(Data excerpts)
▼
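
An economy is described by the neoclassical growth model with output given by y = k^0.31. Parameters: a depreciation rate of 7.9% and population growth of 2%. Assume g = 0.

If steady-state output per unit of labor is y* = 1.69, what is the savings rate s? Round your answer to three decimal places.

At the steady state, Δk = 0, so s·k^α = (n + δ)·k.
Since y* = [s/(n + δ)]^(α/(1−α)), we have s/(n + δ) = (y*)^((1−α)/α) = 1.69^2.2258 = 3.2154.
Therefore s = 3.2154 × (n + δ) = 3.2154 × 0.099 = 0.3183.

s ≈ 0.318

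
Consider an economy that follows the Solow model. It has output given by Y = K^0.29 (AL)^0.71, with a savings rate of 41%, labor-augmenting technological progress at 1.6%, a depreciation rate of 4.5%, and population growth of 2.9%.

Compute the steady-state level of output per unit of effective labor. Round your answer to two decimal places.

Steady state requires s·f(k) = (n + g + δ)·k, i.e. s·k^α = (n + g + δ)·k.
Rearranging, k^(1−α) = s / (n + g + δ).
k^0.71 = 0.41 / (0.029 + 0.016 + 0.045) = 0.41 / 0.090 = 4.5556
k* = 4.5556^(1/0.71) ≈ 8.4631
y* = (k*)^α = 8.4631^0.29 ≈ 1.8577

y* = 1.86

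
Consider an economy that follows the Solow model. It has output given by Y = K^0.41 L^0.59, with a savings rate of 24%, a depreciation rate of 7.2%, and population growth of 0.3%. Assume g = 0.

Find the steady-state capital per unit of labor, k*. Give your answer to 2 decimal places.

In steady state, investment equals break-even investment: s·k^α = (n + δ)·k.
Dividing both sides by k: k^(1−α) = s / (n + δ).
k^0.59 = 0.24 / (0.003 + 0.072) = 0.24 / 0.075 = 3.2000
k* = 3.2000^(1/0.59) ≈ 7.1810

k* = 7.18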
▲
How to complete this task: Output the records exactly.

Finished task:
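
An economy is described by the neoclassical growth model with output given by y = k^0.31. Parameters: a depreciation rate of 7.9% and population growth of 2%. Assume g = 0.

If steady-state output per unit of labor is y* = 1.69, what is the savings rate s? Round your answer to three decimal places.

At the steady state, Δk = 0, so s·k^α = (n + δ)·k.
Since y* = [s/(n + δ)]^(α/(1−α)), we have s/(n + δ) = (y*)^((1−α)/α) = 1.69^2.2258 = 3.2154.
Therefore s = 3.2154 × (n + δ) = 3.2154 × 0.099 = 0.3183.

s ≈ 0.318

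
Consider an economy that follows the Solow model. It has output given by Y = K^0.29 (AL)^0.71, with a savings rate of 41%, labor-augmenting technological progress at 1.6%, a depreciation rate of 4.5%, and population growth of 2.9%.

Compute the steady-state level of output per unit of effective labor. Round your answer to two decimal places.

Steady state requires s·f(k) = (n + g + δ)·k, i.e. s·k^α = (n + g + δ)·k.
Rearranging, k^(1−α) = s / (n + g + δ).
k^0.71 = 0.41 / (0.029 + 0.016 + 0.045) = 0.41 / 0.090 = 4.5556
k* = 4.5556^(1/0.71) ≈ 8.4631
y* = (k*)^α = 8.4631^0.29 ≈ 1.8577

y* = 1.86

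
Consider an economy that follows the Solow model. It has output given by Y = K^0.41 L^0.59, with a savings rate of 24%, a depreciation rate of 7.2%, and population growth of 0.3%. Assume g = 0.

Find the steady-state capital per unit of labor, k*. Give your answer to 2 decimal places.

In steady state, investment equals break-even investment: s·k^α = (n + δ)·k.
Dividing both sides by k: k^(1−α) = s / (n + δ).
k^0.59 = 0.24 / (0.003 + 0.072) = 0.24 / 0.075 = 3.2000
k* = 3.2000^(1/0.59) ≈ 7.1810

k* = 7.18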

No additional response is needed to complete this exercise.